* [What you need to do]:
From the entries below, copy exactly the lines from the one that contains "Answer: $265 +" through the one that contains "Answer: $-208$", both included, and only those.

[Input for this task — start]

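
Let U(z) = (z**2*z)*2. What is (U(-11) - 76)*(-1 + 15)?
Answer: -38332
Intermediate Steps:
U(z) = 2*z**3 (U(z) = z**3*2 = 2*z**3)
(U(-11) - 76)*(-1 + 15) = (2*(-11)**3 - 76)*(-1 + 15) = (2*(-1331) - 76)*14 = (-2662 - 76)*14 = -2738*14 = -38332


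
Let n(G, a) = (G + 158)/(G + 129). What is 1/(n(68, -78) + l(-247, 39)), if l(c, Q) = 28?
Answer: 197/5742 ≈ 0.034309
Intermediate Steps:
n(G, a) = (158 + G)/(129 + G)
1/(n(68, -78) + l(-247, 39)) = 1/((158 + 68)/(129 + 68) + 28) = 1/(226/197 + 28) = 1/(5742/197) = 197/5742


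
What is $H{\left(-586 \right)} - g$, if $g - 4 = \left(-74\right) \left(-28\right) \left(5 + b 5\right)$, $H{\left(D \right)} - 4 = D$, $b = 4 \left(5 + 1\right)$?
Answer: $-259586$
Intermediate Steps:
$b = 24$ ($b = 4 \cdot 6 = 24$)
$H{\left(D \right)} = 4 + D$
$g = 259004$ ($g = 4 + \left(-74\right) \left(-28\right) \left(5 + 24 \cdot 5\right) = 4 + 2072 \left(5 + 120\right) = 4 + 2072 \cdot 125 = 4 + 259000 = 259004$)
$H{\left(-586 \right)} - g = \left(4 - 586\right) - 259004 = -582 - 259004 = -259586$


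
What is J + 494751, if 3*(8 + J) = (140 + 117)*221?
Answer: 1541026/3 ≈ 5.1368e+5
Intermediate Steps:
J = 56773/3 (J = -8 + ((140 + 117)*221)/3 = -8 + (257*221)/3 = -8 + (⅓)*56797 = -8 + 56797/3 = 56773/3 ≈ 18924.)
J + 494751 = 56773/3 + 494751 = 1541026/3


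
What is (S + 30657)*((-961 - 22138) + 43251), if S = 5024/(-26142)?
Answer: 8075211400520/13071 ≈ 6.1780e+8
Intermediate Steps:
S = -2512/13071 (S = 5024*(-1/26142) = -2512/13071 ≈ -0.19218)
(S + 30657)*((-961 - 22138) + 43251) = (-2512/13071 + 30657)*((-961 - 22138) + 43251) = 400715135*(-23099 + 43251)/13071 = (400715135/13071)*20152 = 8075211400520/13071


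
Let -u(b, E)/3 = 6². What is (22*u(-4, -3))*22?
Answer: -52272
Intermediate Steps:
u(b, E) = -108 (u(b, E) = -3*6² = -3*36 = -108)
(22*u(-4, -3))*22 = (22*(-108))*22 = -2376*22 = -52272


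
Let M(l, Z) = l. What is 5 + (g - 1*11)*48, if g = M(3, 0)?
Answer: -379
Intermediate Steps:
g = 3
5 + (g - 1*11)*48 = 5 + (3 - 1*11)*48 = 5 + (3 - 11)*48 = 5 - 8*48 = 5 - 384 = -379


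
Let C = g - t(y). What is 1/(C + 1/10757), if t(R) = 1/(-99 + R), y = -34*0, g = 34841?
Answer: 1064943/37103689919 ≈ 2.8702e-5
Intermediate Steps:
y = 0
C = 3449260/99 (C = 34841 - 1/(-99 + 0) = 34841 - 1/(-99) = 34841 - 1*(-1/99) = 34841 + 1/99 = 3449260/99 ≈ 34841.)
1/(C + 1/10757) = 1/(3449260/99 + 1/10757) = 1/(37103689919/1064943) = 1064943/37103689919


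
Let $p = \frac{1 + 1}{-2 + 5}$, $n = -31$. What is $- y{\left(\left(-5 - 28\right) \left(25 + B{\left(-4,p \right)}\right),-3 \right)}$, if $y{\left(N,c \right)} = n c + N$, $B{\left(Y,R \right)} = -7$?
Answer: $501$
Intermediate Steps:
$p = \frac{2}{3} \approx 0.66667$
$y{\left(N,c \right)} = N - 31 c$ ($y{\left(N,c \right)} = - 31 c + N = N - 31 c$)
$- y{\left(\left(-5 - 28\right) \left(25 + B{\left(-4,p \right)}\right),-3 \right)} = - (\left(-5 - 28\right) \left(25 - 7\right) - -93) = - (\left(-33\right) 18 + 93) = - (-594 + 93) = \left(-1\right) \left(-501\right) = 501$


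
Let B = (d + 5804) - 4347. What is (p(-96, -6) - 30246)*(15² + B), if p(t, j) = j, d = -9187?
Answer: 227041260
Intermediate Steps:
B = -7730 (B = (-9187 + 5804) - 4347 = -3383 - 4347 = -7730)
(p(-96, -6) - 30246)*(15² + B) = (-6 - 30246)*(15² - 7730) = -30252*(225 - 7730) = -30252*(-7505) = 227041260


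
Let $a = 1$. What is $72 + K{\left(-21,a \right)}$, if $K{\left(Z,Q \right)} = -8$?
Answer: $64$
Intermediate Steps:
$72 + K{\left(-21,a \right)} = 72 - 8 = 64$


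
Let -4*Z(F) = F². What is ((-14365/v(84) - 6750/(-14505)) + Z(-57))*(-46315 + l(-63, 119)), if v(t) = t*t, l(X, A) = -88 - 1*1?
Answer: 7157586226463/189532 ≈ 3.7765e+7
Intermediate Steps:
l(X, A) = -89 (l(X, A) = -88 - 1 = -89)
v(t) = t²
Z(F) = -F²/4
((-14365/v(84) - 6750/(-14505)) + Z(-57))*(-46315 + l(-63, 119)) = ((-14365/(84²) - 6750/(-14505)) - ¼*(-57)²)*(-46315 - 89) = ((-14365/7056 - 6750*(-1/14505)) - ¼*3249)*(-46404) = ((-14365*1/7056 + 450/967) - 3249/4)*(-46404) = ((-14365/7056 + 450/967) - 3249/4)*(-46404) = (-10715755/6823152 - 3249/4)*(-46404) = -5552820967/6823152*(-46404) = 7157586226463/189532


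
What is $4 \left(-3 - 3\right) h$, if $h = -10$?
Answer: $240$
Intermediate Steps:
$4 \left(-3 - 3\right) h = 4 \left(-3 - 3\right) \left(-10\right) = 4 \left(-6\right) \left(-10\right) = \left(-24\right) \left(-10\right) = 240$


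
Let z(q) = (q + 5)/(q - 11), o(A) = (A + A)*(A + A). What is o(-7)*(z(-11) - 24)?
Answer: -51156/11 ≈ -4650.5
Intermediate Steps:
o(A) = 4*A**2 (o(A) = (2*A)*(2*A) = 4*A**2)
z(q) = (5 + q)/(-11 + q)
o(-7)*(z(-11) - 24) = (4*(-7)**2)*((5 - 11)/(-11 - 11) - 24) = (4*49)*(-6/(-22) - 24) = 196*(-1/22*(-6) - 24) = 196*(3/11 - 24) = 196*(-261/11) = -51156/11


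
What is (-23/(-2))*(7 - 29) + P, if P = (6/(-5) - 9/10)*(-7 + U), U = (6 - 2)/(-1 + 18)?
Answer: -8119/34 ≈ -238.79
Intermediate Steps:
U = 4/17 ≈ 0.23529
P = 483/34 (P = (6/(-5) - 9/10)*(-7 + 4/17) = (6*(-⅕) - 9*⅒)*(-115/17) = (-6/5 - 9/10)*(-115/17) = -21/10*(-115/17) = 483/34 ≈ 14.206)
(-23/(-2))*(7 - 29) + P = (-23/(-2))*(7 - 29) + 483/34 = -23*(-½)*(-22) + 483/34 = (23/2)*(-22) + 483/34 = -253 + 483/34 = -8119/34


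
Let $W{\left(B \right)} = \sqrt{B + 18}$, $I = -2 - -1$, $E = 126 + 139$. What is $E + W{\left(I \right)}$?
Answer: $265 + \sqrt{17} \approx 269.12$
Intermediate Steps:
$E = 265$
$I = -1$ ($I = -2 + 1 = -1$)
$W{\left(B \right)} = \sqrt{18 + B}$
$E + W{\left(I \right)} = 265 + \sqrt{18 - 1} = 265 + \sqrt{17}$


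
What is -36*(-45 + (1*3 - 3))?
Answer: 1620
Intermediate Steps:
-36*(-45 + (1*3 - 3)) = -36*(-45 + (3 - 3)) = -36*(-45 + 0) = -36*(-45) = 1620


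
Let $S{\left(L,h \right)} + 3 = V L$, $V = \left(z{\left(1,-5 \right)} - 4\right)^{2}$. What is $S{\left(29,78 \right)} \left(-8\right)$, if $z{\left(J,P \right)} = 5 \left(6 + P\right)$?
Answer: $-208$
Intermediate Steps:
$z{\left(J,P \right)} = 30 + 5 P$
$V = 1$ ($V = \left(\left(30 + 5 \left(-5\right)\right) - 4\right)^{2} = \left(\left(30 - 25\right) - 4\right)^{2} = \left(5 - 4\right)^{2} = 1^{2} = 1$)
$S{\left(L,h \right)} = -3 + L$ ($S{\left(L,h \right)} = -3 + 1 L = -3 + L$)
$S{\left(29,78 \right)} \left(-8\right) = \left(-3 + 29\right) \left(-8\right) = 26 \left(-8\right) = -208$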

[Input for this task — finish]

* [Solution for this exercise]:
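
Answer: $265 + \sqrt{17} \approx 269.12$
Intermediate Steps:
$E = 265$
$I = -1$ ($I = -2 + 1 = -1$)
$W{\left(B \right)} = \sqrt{18 + B}$
$E + W{\left(I \right)} = 265 + \sqrt{18 - 1} = 265 + \sqrt{17}$


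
What is -36*(-45 + (1*3 - 3))?
Answer: 1620
Intermediate Steps:
-36*(-45 + (1*3 - 3)) = -36*(-45 + (3 - 3)) = -36*(-45 + 0) = -36*(-45) = 1620


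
Let $S{\left(L,h \right)} + 3 = V L$, $V = \left(z{\left(1,-5 \right)} - 4\right)^{2}$. What is $S{\left(29,78 \right)} \left(-8\right)$, if $z{\left(J,P \right)} = 5 \left(6 + P\right)$?
Answer: $-208$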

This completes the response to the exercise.